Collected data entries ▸
# # # #

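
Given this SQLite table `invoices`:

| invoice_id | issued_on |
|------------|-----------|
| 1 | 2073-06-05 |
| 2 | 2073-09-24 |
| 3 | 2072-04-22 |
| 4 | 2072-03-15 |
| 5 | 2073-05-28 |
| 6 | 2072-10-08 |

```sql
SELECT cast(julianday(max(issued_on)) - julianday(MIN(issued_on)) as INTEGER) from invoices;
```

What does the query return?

MIN = 2072-03-15, MAX = 2073-09-24.
16 days remain in March 2072 after the 15th (31 − 15).
Full months from April 2072 through August 2073 contribute their day counts.
Then 24 days into September 2073.
Total: 16 + 30 + 31 + 30 + 31 + 31 + 30 + 31 + 30 + 31 + 31 + 28 + 31 + 30 + 31 + 30 + 31 + 31 + 24 = 558.

558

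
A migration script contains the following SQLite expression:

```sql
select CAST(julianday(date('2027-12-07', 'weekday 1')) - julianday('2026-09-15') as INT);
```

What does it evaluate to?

`weekday 1` advances to the next Monday; 2027-12-07 is a Tuesday, so it moves forward to 2027-12-13.
15 days remain in September 2026 after the 15th (30 − 15).
Full months from October 2026 through November 2027 contribute their day counts.
Then 13 days into December 2027.
Total: 15 + 31 + 30 + 31 + 31 + 28 + 31 + 30 + 31 + 30 + 31 + 31 + 30 + 31 + 30 + 13 = 454.

454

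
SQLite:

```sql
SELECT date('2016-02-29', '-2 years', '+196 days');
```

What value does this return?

Adding -2 years to 2016-02-29 targets 2014-02-29, but 2014 is not a leap year, so SQLite normalizes to 2014-03-01.
Applying '+196 days' to 2014-03-01: counting 196 days forward gives 2014-09-13.

2014-09-13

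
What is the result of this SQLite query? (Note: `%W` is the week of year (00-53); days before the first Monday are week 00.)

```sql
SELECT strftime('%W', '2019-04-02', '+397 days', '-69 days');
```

08

First apply '+397 days', '-69 days': 2019-04-02 → 2020-02-24.
2020-02-24 is a Monday. SQLite's %W counts Mondays since the year started; the result is 08.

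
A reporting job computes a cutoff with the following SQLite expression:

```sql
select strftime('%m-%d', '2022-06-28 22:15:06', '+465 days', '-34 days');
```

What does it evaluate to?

09-02

First apply '+465 days', '-34 days': 2022-06-28 22:15:06 → 2023-09-02 22:15:06.
`%m-%d` extracts the month-day: 09-02.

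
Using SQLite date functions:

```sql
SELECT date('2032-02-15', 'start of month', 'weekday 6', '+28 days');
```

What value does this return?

`start of month` rewinds 2032-02-15 to 2032-02-01.
`weekday 6` advances to the next Saturday; 2032-02-01 is a Sunday, so it moves forward to 2032-02-07.
February 2032 has 29 days; 22 remain after the 7th, so 23 days reach 2032-03-01.
Advancing 5 more days within March lands on 2032-03-06.

2032-03-06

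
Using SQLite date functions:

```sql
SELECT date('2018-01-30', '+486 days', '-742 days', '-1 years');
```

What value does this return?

Applying '+486 days' to 2018-01-30: counting 486 days forward gives 2019-05-31.
Applying '-742 days' to 2019-05-31: counting 742 days back gives 2017-05-19.
Adding -1 year to 2017-05-19 gives 2016-05-19.

2016-05-19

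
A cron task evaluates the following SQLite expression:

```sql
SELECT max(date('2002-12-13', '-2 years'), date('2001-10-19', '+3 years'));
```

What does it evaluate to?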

# # # #

Your task ▸
Which lines of the data contain the word "strftime"? Copy each one.

Solution to this task ▸
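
SELECT strftime('%W', '2019-04-02', '+397 days', '-69 days');
select strftime('%m-%d', '2022-06-28 22:15:06', '+465 days', '-34 days');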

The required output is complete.